* What the task requires:
Start at the line in the entries below that contains "A small cart", stop at the line that contains "which a car", and output exactly the lines in that span, both ends included.

——

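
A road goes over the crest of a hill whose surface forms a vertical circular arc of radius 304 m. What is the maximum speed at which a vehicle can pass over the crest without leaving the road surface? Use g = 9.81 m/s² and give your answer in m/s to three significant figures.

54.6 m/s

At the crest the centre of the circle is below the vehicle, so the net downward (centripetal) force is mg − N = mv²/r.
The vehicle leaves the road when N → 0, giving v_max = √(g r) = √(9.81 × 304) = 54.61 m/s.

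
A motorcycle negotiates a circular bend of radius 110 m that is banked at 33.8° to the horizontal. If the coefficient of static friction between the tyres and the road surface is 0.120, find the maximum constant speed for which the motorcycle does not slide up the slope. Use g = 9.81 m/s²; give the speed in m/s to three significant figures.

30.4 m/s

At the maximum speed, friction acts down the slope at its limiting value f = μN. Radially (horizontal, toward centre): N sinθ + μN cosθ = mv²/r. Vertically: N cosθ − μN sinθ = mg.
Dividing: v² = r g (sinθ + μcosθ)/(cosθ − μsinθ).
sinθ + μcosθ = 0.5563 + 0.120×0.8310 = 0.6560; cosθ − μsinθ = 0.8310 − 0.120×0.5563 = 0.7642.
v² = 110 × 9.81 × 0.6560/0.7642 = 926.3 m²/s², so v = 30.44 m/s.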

——

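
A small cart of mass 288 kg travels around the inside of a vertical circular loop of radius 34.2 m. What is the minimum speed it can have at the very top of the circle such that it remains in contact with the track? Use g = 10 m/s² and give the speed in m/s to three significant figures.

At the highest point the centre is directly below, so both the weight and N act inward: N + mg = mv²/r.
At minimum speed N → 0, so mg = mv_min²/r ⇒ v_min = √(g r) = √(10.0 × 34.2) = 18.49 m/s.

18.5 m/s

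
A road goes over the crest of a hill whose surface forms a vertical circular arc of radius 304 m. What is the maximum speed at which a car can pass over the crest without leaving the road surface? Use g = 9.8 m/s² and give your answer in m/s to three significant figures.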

——

* Result of the exercise:
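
A small cart of mass 288 kg travels around the inside of a vertical circular loop of radius 34.2 m. What is the minimum speed it can have at the very top of the circle such that it remains in contact with the track? Use g = 10 m/s² and give the speed in m/s to three significant figures.

At the highest point the centre is directly below, so both the weight and N act inward: N + mg = mv²/r.
At minimum speed N → 0, so mg = mv_min²/r ⇒ v_min = √(g r) = √(10.0 × 34.2) = 18.49 m/s.

18.5 m/s

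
A road goes over the crest of a hill whose surface forms a vertical circular arc of radius 304 m. What is the maximum speed at which a car can pass over the crest without leaving the road surface? Use g = 9.8 m/s² and give your answer in m/s to three significant figures.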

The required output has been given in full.